(Stored records)
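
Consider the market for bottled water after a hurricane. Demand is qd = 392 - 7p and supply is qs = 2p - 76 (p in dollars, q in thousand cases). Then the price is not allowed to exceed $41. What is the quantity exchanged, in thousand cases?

Equilibrium: 392 - 7p = 2p - 76, so 468 = 9p and p* = 52, q* = 28.
Since 41 < 52, the ceiling is binding.
At p = 41: qd = 392 - 7·41 = 105 and qs = 2·41 - 76 = 6.
The quantity actually transacted is the short side, supply: 6.

6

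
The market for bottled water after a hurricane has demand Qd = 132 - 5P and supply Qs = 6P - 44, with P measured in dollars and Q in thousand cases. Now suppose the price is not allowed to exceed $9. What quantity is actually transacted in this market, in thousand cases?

10

Without the control the market clears where 132 - 5P = 6P - 44, i.e. P* = 16 and Q* = 52.
Because the ceiling (9) lies below the market-clearing price, it is binding.
At P = 9: Qd = 132 - 5·9 = 87 and Qs = 6·9 - 44 = 10.
The quantity actually transacted is the short side, supply: 10.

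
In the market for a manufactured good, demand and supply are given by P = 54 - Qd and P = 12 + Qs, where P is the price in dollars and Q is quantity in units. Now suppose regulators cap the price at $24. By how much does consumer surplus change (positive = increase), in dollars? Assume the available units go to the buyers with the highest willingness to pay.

67.5

Rearranging demand gives Qd = 54 - P; rearranging supply gives Qs = P - 12. Equilibrium: 54 - P = P - 12, so 66 = 2P and P* = 33, Q* = 21.
Since 24 < 33, the ceiling is binding.
At P = 24: Qd = 54 - 24 = 30 and Qs = 24 - 12 = 12.
Consumer surplus without the control is ½ · (54 - 33) · 21 = 220.5.
With the ceiling, 12 units are sold at 24 (assume they go to the highest-value buyers). The demand price at Q = 12 is 42, so CS = ½ · [(54 - 24) + (42 - 24)] · 12 = 288.
Change in consumer surplus = 288 - 220.5 = 67.5.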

(Your assignment): Copy out the lines starting at the one containing "The market for bottled water after a hurricane has" and ending with the last line of the entries. Include nothing else.

(Answer section):
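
The market for bottled water after a hurricane has demand Qd = 132 - 5P and supply Qs = 6P - 44, with P measured in dollars and Q in thousand cases. Now suppose the price is not allowed to exceed $9. What quantity is actually transacted in this market, in thousand cases?

10

Without the control the market clears where 132 - 5P = 6P - 44, i.e. P* = 16 and Q* = 52.
Because the ceiling (9) lies below the market-clearing price, it is binding.
At P = 9: Qd = 132 - 5·9 = 87 and Qs = 6·9 - 44 = 10.
The quantity actually transacted is the short side, supply: 10.

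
In the market for a manufactured good, demand and supply are given by P = 54 - Qd and P = 12 + Qs, where P is the price in dollars and Q is quantity in units. Now suppose regulators cap the price at $24. By how much does consumer surplus change (positive = increase), in dollars? Assume the available units go to the buyers with the highest willingness to pay.

67.5

Rearranging demand gives Qd = 54 - P; rearranging supply gives Qs = P - 12. Equilibrium: 54 - P = P - 12, so 66 = 2P and P* = 33, Q* = 21.
Since 24 < 33, the ceiling is binding.
At P = 24: Qd = 54 - 24 = 30 and Qs = 24 - 12 = 12.
Consumer surplus without the control is ½ · (54 - 33) · 21 = 220.5.
With the ceiling, 12 units are sold at 24 (assume they go to the highest-value buyers). The demand price at Q = 12 is 42, so CS = ½ · [(54 - 24) + (42 - 24)] · 12 = 288.
Change in consumer surplus = 288 - 220.5 = 67.5.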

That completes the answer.